Task item: Here is the listing. Print it exactly.

Extracted data:
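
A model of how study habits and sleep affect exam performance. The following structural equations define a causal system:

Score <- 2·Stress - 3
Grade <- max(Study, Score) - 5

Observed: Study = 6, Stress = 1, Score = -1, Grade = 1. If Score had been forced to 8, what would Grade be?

3

The intervention breaks the incoming arrows to Score: Score <- 2·Stress - 3 no longer applies, and Score = 8.
Grade = max(Study, Score) - 5  [with Study=6, Score=8]  = 3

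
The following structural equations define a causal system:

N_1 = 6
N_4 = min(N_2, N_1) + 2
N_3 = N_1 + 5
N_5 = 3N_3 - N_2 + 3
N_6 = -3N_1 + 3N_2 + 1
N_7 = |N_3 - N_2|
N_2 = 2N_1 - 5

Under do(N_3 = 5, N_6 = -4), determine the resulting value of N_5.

The joint intervention fixes N_3 = 5, N_6 = -4, removing each variable's own equation.
N_2 = 2N_1 - 5  [with N_1=6]  = 7
N_5 = 3N_3 - N_2 + 3  [with N_3=5, N_2=7]  = 11

11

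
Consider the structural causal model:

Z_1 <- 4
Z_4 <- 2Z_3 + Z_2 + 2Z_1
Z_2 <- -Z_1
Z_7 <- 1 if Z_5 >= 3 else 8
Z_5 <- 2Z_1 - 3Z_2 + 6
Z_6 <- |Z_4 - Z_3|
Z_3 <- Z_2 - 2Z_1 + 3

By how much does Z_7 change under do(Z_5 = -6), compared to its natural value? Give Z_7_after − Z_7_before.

Under do(Z_5=-6), the mechanism Z_5 <- 2Z_1 - 3Z_2 + 6 is discarded; Z_5 is fixed at -6.
Z_7 = 1 if Z_5 >= 3 else 8  [with Z_5=-6]  = 8
Without intervention: Z_2 = -Z_1  [with Z_1=4]  = -4; Z_5 = 2Z_1 - 3Z_2 + 6  [with Z_1=4, Z_2=-4]  = 26; Z_7 = 1 if Z_5 >= 3 else 8  [with Z_5=26]  = 1.
Change = 8 − 1 = 7.

7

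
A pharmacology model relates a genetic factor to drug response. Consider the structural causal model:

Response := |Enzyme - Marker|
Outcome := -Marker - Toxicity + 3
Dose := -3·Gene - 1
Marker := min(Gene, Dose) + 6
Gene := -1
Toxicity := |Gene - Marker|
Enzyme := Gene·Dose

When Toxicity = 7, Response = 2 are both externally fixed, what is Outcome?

-9

Setting Toxicity = 7, Response = 2 by intervention discards those variables' equations.
Dose = -3·Gene - 1  [with Gene=-1]  = 2
Marker = min(Gene, Dose) + 6  [with Gene=-1, Dose=2]  = 5
Outcome = -Marker - Toxicity + 3  [with Marker=5, Toxicity=7]  = -9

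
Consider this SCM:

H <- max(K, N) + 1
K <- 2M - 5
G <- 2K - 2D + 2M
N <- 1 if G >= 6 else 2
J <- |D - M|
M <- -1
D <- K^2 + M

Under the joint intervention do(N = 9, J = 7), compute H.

10

Under do(N = 9, J = 7), each intervened variable's structural equation is replaced by its fixed value.
K = 2M - 5  [with M=-1]  = -7
H = max(K, N) + 1  [with K=-7, N=9]  = 10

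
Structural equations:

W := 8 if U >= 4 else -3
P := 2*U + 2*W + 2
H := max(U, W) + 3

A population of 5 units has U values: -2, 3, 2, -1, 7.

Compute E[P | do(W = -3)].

Under do(W=-3), W's equation is replaced by W=-3 for every unit. Per-unit P: -8, 2, 0, -6, 10. Mean = -0.4.

-0.4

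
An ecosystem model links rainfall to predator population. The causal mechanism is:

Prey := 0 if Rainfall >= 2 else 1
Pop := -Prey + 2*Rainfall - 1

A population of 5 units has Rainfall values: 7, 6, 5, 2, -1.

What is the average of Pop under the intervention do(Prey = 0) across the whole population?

6.6

do(Prey=0) breaks Prey's dependence on Rainfall. With Prey=0 fixed, Pop across the units is 13, 11, 9, 3, -3, mean 6.6.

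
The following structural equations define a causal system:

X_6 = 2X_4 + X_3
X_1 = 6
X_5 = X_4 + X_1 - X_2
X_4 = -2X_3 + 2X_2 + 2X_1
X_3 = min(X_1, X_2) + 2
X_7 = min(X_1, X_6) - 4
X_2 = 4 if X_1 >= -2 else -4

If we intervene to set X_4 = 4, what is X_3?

6

Under do(X_4=4), the mechanism X_4 = -2X_3 + 2X_2 + 2X_1 is discarded; X_4 is fixed at 4.
Since X_3 is not a descendant of the intervened variable, it is unaffected.
X_2 = 4 if X_1 >= -2 else -4  [with X_1=6]  = 4
X_3 = min(X_1, X_2) + 2  [with X_1=6, X_2=4]  = 6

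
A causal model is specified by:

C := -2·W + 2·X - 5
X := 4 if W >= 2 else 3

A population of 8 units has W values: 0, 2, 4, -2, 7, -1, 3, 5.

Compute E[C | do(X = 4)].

-1.5

do(X=4) breaks X's dependence on W. With X=4 fixed, C across the units is 3, -1, -5, 7, -11, 5, -3, -7, mean -1.5.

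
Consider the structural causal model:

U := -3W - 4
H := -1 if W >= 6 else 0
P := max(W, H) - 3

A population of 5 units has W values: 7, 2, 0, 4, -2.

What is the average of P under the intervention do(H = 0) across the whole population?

The intervention sets H=0 in all 5 units regardless of W. Recomputing P per unit gives 4, -1, -3, 1, -3; average -0.4.

-0.4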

Exercise output:
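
A model of how study habits and sleep affect exam performance. The following structural equations define a causal system:

Score <- 2·Stress - 3
Grade <- max(Study, Score) - 5

Observed: Study = 6, Stress = 1, Score = -1, Grade = 1. If Score had been forced to 8, what would Grade be?

3

The intervention breaks the incoming arrows to Score: Score <- 2·Stress - 3 no longer applies, and Score = 8.
Grade = max(Study, Score) - 5  [with Study=6, Score=8]  = 3

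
The following structural equations define a causal system:

N_1 = 6
N_4 = min(N_2, N_1) + 2
N_3 = N_1 + 5
N_5 = 3N_3 - N_2 + 3
N_6 = -3N_1 + 3N_2 + 1
N_7 = |N_3 - N_2|
N_2 = 2N_1 - 5

Under do(N_3 = 5, N_6 = -4), determine the resulting value of N_5.

The joint intervention fixes N_3 = 5, N_6 = -4, removing each variable's own equation.
N_2 = 2N_1 - 5  [with N_1=6]  = 7
N_5 = 3N_3 - N_2 + 3  [with N_3=5, N_2=7]  = 11

11

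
Consider the structural causal model:

Z_1 <- 4
Z_4 <- 2Z_3 + Z_2 + 2Z_1
Z_2 <- -Z_1
Z_7 <- 1 if Z_5 >= 3 else 8
Z_5 <- 2Z_1 - 3Z_2 + 6
Z_6 <- |Z_4 - Z_3|
Z_3 <- Z_2 - 2Z_1 + 3

By how much does Z_7 change under do(Z_5 = -6), compared to its natural value? Give Z_7_after − Z_7_before.

Under do(Z_5=-6), the mechanism Z_5 <- 2Z_1 - 3Z_2 + 6 is discarded; Z_5 is fixed at -6.
Z_7 = 1 if Z_5 >= 3 else 8  [with Z_5=-6]  = 8
Without intervention: Z_2 = -Z_1  [with Z_1=4]  = -4; Z_5 = 2Z_1 - 3Z_2 + 6  [with Z_1=4, Z_2=-4]  = 26; Z_7 = 1 if Z_5 >= 3 else 8  [with Z_5=26]  = 1.
Change = 8 − 1 = 7.

7

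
A pharmacology model relates a genetic factor to drug response. Consider the structural causal model:

Response := |Enzyme - Marker|
Outcome := -Marker - Toxicity + 3
Dose := -3·Gene - 1
Marker := min(Gene, Dose) + 6
Gene := -1
Toxicity := |Gene - Marker|
Enzyme := Gene·Dose

When Toxicity = 7, Response = 2 are both externally fixed, what is Outcome?

-9

Setting Toxicity = 7, Response = 2 by intervention discards those variables' equations.
Dose = -3·Gene - 1  [with Gene=-1]  = 2
Marker = min(Gene, Dose) + 6  [with Gene=-1, Dose=2]  = 5
Outcome = -Marker - Toxicity + 3  [with Marker=5, Toxicity=7]  = -9

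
Consider this SCM:

H <- max(K, N) + 1
K <- 2M - 5
G <- 2K - 2D + 2M
N <- 1 if G >= 6 else 2
J <- |D - M|
M <- -1
D <- K^2 + M

Under the joint intervention do(N = 9, J = 7), compute H.

10

Under do(N = 9, J = 7), each intervened variable's structural equation is replaced by its fixed value.
K = 2M - 5  [with M=-1]  = -7
H = max(K, N) + 1  [with K=-7, N=9]  = 10

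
Structural equations:

W := 8 if U >= 4 else -3
P := 2*U + 2*W + 2
H := max(U, W) + 3

A population of 5 units has U values: -2, 3, 2, -1, 7.

Compute E[P | do(W = -3)].

Under do(W=-3), W's equation is replaced by W=-3 for every unit. Per-unit P: -8, 2, 0, -6, 10. Mean = -0.4.

-0.4

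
An ecosystem model links rainfall to predator population. The causal mechanism is:

Prey := 0 if Rainfall >= 2 else 1
Pop := -Prey + 2*Rainfall - 1

A population of 5 units has Rainfall values: 7, 6, 5, 2, -1.

What is the average of Pop under the intervention do(Prey = 0) across the whole population?

6.6

do(Prey=0) breaks Prey's dependence on Rainfall. With Prey=0 fixed, Pop across the units is 13, 11, 9, 3, -3, mean 6.6.

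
The following structural equations define a causal system:

X_6 = 2X_4 + X_3
X_1 = 6
X_5 = X_4 + X_1 - X_2
X_4 = -2X_3 + 2X_2 + 2X_1
X_3 = min(X_1, X_2) + 2
X_7 = min(X_1, X_6) - 4
X_2 = 4 if X_1 >= -2 else -4

If we intervene to set X_4 = 4, what is X_3?

6

Under do(X_4=4), the mechanism X_4 = -2X_3 + 2X_2 + 2X_1 is discarded; X_4 is fixed at 4.
Since X_3 is not a descendant of the intervened variable, it is unaffected.
X_2 = 4 if X_1 >= -2 else -4  [with X_1=6]  = 4
X_3 = min(X_1, X_2) + 2  [with X_1=6, X_2=4]  = 6

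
A causal model is specified by:

C := -2·W + 2·X - 5
X := 4 if W >= 2 else 3

A population of 8 units has W values: 0, 2, 4, -2, 7, -1, 3, 5.

Compute E[C | do(X = 4)].

-1.5

do(X=4) breaks X's dependence on W. With X=4 fixed, C across the units is 3, -1, -5, 7, -11, 5, -3, -7, mean -1.5.

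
Consider the structural causal model:

U := -3W - 4
H := -1 if W >= 6 else 0
P := max(W, H) - 3

A population of 5 units has W values: 7, 2, 0, 4, -2.

What is the average of P under the intervention do(H = 0) across the whole population?

The intervention sets H=0 in all 5 units regardless of W. Recomputing P per unit gives 4, -1, -3, 1, -3; average -0.4.

-0.4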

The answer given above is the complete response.